Items from a dataset
--- START ---

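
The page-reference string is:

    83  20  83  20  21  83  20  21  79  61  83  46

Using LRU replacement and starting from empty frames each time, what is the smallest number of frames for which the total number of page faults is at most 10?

2

f=1: 12 faults
f=2: 10 faults
f=3: 7 faults
f=4: 7 faults
f=5: 6 faults
f=6: 6 faults
Smallest f with faults ≤ 10 is 2.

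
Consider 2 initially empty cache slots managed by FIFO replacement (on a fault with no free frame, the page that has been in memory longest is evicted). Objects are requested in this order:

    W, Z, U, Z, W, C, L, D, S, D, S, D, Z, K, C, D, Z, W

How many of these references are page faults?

14

W: miss, frames {W}
Z: miss, frames {W,Z}
U: miss, evict W, frames {Z,U}
Z: hit
W: miss, evict Z, frames {U,W}
C: miss, evict U, frames {W,C}
L: miss, evict W, frames {C,L}
D: miss, evict C, frames {L,D}
S: miss, evict L, frames {D,S}
D: hit
S: hit
D: hit
Z: miss, evict D, frames {S,Z}
K: miss, evict S, frames {Z,K}
C: miss, evict Z, frames {K,C}
D: miss, evict K, frames {C,D}
Z: miss, evict C, frames {D,Z}
W: miss, evict D, frames {Z,W}
Page faults: 14.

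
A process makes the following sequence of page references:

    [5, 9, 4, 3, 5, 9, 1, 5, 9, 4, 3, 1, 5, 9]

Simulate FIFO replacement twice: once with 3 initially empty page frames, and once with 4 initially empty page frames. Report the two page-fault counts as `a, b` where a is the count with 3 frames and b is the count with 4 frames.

11, 12

3 frames: F F F F F F F . . F F . F F → 11 faults.
4 frames: F F F F . . F F F F F F F F → 12 faults.
12 > 11: adding a frame increased faults — Belady's anomaly.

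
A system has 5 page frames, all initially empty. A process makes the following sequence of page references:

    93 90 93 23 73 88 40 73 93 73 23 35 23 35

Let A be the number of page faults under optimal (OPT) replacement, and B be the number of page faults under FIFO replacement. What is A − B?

Under OPT: F F . F F F F . . . . F . . → 7 faults.
Under FIFO: F F . F F F F . F . . F F . → 9 faults.
A − B = 7 − 9 = -2.

-2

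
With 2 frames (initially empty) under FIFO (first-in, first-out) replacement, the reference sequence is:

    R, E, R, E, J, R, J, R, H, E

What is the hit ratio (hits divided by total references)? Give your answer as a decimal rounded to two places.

0.40

R → miss, frames {R}
E → miss, frames {R,E}
R → hit
E → hit
J → miss, evict R, frames {E,J}
R → miss, evict E, frames {J,R}
J → hit
R → hit
H → miss, evict J, frames {R,H}
E → miss, evict R, frames {H,E}
Hits: 4 of 10 references → 4/10 = 0.4000.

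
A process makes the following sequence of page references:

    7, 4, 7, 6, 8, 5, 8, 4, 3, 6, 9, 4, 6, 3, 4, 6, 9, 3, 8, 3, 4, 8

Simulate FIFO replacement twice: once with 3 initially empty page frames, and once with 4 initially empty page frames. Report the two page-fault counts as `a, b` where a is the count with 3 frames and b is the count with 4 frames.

3 frames: F F . F F F . F F F F F . F . F F . F F F . → 16 faults.
4 frames: F F . F F F . . F . F F F . . . . . F F . . → 11 faults.
11 < 16: adding a frame reduced faults, as is typical.

16, 11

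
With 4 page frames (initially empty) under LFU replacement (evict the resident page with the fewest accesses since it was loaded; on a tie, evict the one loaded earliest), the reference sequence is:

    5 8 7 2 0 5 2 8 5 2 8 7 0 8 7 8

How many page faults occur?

10

5 → fault, frames (5)
8 → fault, frames (5 8)
7 → fault, frames (5 8 7)
2 → fault, frames (5 8 7 2)
0 → fault, evict 5, frames (8 7 2 0)
5 → fault, evict 8, frames (7 2 0 5)
2 → hit
8 → fault, evict 7, frames (2 0 5 8)
5 → hit
2 → hit
8 → hit
7 → fault, evict 0, frames (2 5 8 7)
0 → fault, evict 7, frames (2 5 8 0)
8 → hit
7 → fault, evict 0, frames (2 5 8 7)
8 → hit
Page faults: 10.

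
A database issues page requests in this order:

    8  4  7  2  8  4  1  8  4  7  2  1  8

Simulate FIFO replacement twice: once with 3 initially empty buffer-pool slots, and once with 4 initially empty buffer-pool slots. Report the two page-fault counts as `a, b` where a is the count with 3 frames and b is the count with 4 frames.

3 frames: F F F F F F F . . F F . F → 10 faults.
4 frames: F F F F . . F F F F F F F → 11 faults.
11 > 10: adding a frame increased faults — Belady's anomaly.

10, 11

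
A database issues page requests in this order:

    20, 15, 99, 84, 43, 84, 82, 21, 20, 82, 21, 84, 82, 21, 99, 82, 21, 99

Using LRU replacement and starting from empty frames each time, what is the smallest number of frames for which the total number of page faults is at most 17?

2

f=1: 18 faults
f=2: 17 faults
f=3: 10 faults
f=4: 9 faults
f=5: 9 faults
f=6: 8 faults
f=7: 7 faults
Smallest f with faults ≤ 17 is 2.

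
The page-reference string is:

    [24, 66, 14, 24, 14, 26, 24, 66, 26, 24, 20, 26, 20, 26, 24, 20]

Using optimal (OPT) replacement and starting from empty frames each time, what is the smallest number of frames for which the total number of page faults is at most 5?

f=1: 16 faults
f=2: 8 faults
f=3: 5 faults
f=4: 5 faults
f=5: 5 faults
Smallest f with faults ≤ 5 is 3.

3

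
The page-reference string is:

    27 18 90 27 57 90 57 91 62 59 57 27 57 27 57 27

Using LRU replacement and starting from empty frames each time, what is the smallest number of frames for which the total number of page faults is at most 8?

f=1: 16 faults
f=2: 11 faults
f=3: 9 faults
f=4: 8 faults
f=5: 8 faults
f=6: 7 faults
f=7: 7 faults
Smallest f with faults ≤ 8 is 4.

4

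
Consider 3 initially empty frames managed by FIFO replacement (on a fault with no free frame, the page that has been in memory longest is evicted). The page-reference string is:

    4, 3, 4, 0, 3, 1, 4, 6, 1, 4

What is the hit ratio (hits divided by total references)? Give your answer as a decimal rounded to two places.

4 → miss, frames {4}
3 → miss, frames {4,3}
4 → hit
0 → miss, frames {4,3,0}
3 → hit
1 → miss, evict 4, frames {3,0,1}
4 → miss, evict 3, frames {0,1,4}
6 → miss, evict 0, frames {1,4,6}
1 → hit
4 → hit
Hits: 4 of 10 references → 4/10 = 0.4000.

0.40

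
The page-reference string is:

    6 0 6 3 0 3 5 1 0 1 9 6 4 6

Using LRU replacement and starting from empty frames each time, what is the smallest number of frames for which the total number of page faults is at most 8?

f=1: 14 faults
f=2: 10 faults
f=3: 9 faults
f=4: 8 faults
f=5: 8 faults
f=6: 7 faults
f=7: 7 faults
Smallest f with faults ≤ 8 is 4.

4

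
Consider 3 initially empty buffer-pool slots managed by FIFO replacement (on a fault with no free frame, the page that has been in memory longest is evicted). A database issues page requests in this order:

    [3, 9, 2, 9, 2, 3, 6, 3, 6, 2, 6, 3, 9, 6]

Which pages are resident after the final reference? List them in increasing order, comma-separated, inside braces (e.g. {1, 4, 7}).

3 → miss, frames (3)
9 → miss, frames (3 9)
2 → miss, frames (3 9 2)
9 → hit
2 → hit
3 → hit
6 → miss, evict 3, frames (9 2 6)
3 → miss, evict 9, frames (2 6 3)
6 → hit
2 → hit
6 → hit
3 → hit
9 → miss, evict 2, frames (6 3 9)
6 → hit

{3, 6, 9}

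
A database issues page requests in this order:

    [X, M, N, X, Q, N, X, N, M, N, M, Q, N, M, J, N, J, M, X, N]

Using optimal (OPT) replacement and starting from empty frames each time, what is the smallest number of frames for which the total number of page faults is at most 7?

f=1: 20 faults
f=2: 11 faults
f=3: 7 faults
f=4: 5 faults
f=5: 5 faults
Smallest f with faults ≤ 7 is 3.

3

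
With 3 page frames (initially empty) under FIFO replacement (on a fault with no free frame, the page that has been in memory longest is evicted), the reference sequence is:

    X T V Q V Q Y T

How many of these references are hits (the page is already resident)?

2

X -> fault, frames {X}
T -> fault, frames {X,T}
V -> fault, frames {X,T,V}
Q -> fault, evict X, frames {T,V,Q}
V -> hit
Q -> hit
Y -> fault, evict T, frames {V,Q,Y}
T -> fault, evict V, frames {Q,Y,T}
Hits: 2.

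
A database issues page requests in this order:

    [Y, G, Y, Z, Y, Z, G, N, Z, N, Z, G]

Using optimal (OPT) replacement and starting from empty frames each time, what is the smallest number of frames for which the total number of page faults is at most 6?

2

f=1: 12 faults
f=2: 6 faults
f=3: 4 faults
f=4: 4 faults
Smallest f with faults ≤ 6 is 2.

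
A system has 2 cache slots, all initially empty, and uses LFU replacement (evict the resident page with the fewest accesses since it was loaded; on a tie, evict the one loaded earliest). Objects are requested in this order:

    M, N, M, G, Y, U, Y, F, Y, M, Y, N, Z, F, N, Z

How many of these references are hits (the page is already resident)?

3

M -> fault, frames (M)
N -> fault, frames (M N)
M -> hit
G -> fault, evict N, frames (M G)
Y -> fault, evict G, frames (M Y)
U -> fault, evict Y, frames (M U)
Y -> fault, evict U, frames (M Y)
F -> fault, evict Y, frames (M F)
Y -> fault, evict F, frames (M Y)
M -> hit
Y -> hit
N -> fault, evict Y, frames (M N)
Z -> fault, evict N, frames (M Z)
F -> fault, evict Z, frames (M F)
N -> fault, evict F, frames (M N)
Z -> fault, evict N, frames (M Z)
Hits: 3.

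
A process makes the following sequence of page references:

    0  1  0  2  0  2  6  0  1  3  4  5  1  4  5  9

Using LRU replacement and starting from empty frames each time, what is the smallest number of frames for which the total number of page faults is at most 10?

f=1: 16 faults
f=2: 13 faults
f=3: 10 faults
f=4: 8 faults
f=5: 8 faults
f=6: 8 faults
f=7: 8 faults
f=8: 8 faults
Smallest f with faults ≤ 10 is 3.

3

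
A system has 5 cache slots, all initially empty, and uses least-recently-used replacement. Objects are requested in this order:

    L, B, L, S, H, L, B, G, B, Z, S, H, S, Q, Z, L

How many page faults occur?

10

L: fault, frames [L]
B: fault, frames [L, B]
L: hit
S: fault, frames [B, L, S]
H: fault, frames [B, L, S, H]
L: hit
B: hit
G: fault, frames [S, H, L, B, G]
B: hit
Z: fault, evict S, frames [H, L, G, B, Z]
S: fault, evict H, frames [L, G, B, Z, S]
H: fault, evict L, frames [G, B, Z, S, H]
S: hit
Q: fault, evict G, frames [B, Z, H, S, Q]
Z: hit
L: fault, evict B, frames [H, S, Q, Z, L]
Page faults: 10.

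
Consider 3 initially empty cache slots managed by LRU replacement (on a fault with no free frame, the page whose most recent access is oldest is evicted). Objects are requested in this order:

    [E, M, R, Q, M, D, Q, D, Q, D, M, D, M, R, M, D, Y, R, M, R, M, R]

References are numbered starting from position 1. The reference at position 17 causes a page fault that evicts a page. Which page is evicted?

R

pos 1: E -> fault, frames {E}
pos 2: M -> fault, frames {E,M}
pos 3: R -> fault, frames {E,M,R}
pos 4: Q -> fault, evict E, frames {M,R,Q}
pos 5: M -> hit
pos 6: D -> fault, evict R, frames {Q,M,D}
pos 7: Q -> hit
pos 8: D -> hit
pos 9: Q -> hit
pos 10: D -> hit
pos 11: M -> hit
pos 12: D -> hit
pos 13: M -> hit
pos 14: R -> fault, evict Q, frames {D,M,R}
pos 15: M -> hit
pos 16: D -> hit
pos 17: Y -> fault, evict R, frames {M,D,Y}
At position 17, page R is evicted.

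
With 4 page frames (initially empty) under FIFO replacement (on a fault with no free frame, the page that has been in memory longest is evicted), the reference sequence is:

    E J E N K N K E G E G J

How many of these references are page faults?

7

E: miss, frames {E}
J: miss, frames {E,J}
E: hit
N: miss, frames {E,J,N}
K: miss, frames {E,J,N,K}
N: hit
K: hit
E: hit
G: miss, evict E, frames {J,N,K,G}
E: miss, evict J, frames {N,K,G,E}
G: hit
J: miss, evict N, frames {K,G,E,J}
Page faults: 7.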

--- END ---

ABOUT THIS EXERCISE: What you give back must be the stretch above, starting at the line with "A system has 5 page" and ending at the line with "93 90 93 23 73 88 40 73 93 73 23 35 23 35", copied exactly.

SOLUTION TO THE EXERCISE:
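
A system has 5 page frames, all initially empty. A process makes the following sequence of page references:

    93 90 93 23 73 88 40 73 93 73 23 35 23 35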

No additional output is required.